**DATASET CONTENT:**
****************
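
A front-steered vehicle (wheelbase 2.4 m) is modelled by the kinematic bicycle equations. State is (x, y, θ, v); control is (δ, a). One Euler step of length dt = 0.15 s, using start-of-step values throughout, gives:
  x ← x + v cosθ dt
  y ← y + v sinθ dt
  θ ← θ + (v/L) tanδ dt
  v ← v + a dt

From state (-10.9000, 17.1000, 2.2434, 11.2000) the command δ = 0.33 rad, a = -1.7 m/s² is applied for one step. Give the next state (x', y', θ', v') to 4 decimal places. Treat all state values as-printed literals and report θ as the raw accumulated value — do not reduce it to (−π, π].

(-11.9467, 18.4141, 2.4832, 10.9450)

x' = -10.9000 + 11.2000·cos(2.2434)·0.15 = -11.9467
y' = 17.1000 + 11.2000·sin(2.2434)·0.15 = 18.4141
θ' = 2.2434 + (11.2000/2.4)·tan(0.33)·0.15 = 2.4832
v' = 11.2000 − 1.7000·0.15 = 10.9450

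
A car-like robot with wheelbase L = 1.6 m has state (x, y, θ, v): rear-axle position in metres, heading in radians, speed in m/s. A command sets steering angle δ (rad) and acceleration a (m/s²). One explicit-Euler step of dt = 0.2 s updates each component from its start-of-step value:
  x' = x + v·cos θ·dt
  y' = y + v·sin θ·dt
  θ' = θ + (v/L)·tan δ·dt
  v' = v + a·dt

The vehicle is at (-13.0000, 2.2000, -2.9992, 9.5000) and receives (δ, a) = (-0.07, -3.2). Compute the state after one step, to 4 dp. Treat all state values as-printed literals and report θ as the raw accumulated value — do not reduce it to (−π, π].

(-14.8808, 1.9304, -3.0825, 8.8600)

x' = -13.0000 + 9.5000·cos(-2.9992)·0.2 = -14.8808
y' = 2.2000 + 9.5000·sin(-2.9992)·0.2 = 1.9304
θ' = -2.9992 + (9.5000/1.6)·tan(-0.07)·0.2 = -3.0825
v' = 9.5000 − 3.2000·0.2 = 8.8600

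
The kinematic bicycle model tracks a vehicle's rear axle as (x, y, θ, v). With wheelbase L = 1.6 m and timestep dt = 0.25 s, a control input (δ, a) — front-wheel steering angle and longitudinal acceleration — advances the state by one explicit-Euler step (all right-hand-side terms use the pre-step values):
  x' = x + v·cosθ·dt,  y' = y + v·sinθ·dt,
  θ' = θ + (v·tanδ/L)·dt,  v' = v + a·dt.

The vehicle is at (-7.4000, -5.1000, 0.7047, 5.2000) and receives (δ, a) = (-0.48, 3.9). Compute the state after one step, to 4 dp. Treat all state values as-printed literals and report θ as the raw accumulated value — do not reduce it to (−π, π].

(-6.4097, -4.2579, 0.2817, 6.1750)

x' = -7.4000 + 5.2000·cos(0.7047)·0.25 = -6.4097
y' = -5.1000 + 5.2000·sin(0.7047)·0.25 = -4.2579
θ' = 0.7047 + (5.2000/1.6)·tan(-0.48)·0.25 = 0.2817
v' = 5.2000 + 3.9000·0.25 = 6.1750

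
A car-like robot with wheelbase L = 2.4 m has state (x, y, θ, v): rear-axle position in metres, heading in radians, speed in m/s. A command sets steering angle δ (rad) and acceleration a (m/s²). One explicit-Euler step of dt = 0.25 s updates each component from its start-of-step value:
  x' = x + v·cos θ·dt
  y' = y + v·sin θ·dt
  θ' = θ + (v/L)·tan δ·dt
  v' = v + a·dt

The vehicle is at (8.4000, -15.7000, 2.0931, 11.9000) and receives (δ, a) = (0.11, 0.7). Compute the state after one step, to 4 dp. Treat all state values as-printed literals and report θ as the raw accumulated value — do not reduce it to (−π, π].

x' = 8.4000 + 11.9000·cos(2.0931)·0.25 = 6.9158
y' = -15.7000 + 11.9000·sin(2.0931)·0.25 = -13.1217
θ' = 2.0931 + (11.9000/2.4)·tan(0.11)·0.25 = 2.2300
v' = 11.9000 + 0.7000·0.25 = 12.0750

(6.9158, -13.1217, 2.2300, 12.0750)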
****************
**ASSIGNMENT:** Transcribe verbatim. Cover the lines from the first line of the entries above to the line containing "v ← v + a dt", inclusive.

**TASK RESPONSE:**
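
A front-steered vehicle (wheelbase 2.4 m) is modelled by the kinematic bicycle equations. State is (x, y, θ, v); control is (δ, a). One Euler step of length dt = 0.15 s, using start-of-step values throughout, gives:
  x ← x + v cosθ dt
  y ← y + v sinθ dt
  θ ← θ + (v/L) tanδ dt
  v ← v + a dt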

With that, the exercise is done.